Your task —
Extract exactly and only the lines of the data below, starting at the line with "Find the smallest prime factor of 5459." and stopping after the final line.

Supplied data —
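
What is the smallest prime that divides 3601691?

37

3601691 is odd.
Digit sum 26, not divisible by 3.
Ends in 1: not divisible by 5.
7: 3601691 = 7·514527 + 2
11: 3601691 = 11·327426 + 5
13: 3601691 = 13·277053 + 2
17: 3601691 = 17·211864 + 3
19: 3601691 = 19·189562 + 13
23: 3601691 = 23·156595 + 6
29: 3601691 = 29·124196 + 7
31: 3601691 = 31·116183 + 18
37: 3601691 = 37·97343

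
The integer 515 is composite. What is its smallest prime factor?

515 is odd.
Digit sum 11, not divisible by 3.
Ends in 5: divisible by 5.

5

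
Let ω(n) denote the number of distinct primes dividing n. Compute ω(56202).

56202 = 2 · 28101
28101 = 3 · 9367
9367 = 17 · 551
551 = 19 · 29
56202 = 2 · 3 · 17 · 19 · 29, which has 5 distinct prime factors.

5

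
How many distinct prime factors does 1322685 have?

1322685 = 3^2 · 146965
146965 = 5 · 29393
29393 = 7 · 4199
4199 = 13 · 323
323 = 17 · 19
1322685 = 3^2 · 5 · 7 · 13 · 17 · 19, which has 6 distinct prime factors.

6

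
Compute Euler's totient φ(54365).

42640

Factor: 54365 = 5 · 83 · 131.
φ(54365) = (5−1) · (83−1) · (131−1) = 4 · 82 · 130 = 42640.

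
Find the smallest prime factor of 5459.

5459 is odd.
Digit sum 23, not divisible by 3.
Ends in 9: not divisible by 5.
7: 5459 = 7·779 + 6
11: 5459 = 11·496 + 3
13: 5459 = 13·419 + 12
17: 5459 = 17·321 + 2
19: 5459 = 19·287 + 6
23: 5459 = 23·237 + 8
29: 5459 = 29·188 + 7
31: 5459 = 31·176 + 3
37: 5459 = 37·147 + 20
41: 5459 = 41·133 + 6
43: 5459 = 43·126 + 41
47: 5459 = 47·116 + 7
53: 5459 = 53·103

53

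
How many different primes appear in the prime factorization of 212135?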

Final answer —
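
Find the smallest prime factor of 5459.

5459 is odd.
Digit sum 23, not divisible by 3.
Ends in 9: not divisible by 5.
7: 5459 = 7·779 + 6
11: 5459 = 11·496 + 3
13: 5459 = 13·419 + 12
17: 5459 = 17·321 + 2
19: 5459 = 19·287 + 6
23: 5459 = 23·237 + 8
29: 5459 = 29·188 + 7
31: 5459 = 31·176 + 3
37: 5459 = 37·147 + 20
41: 5459 = 41·133 + 6
43: 5459 = 43·126 + 41
47: 5459 = 47·116 + 7
53: 5459 = 53·103

53

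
How many different primes appear in the prime factorization of 212135?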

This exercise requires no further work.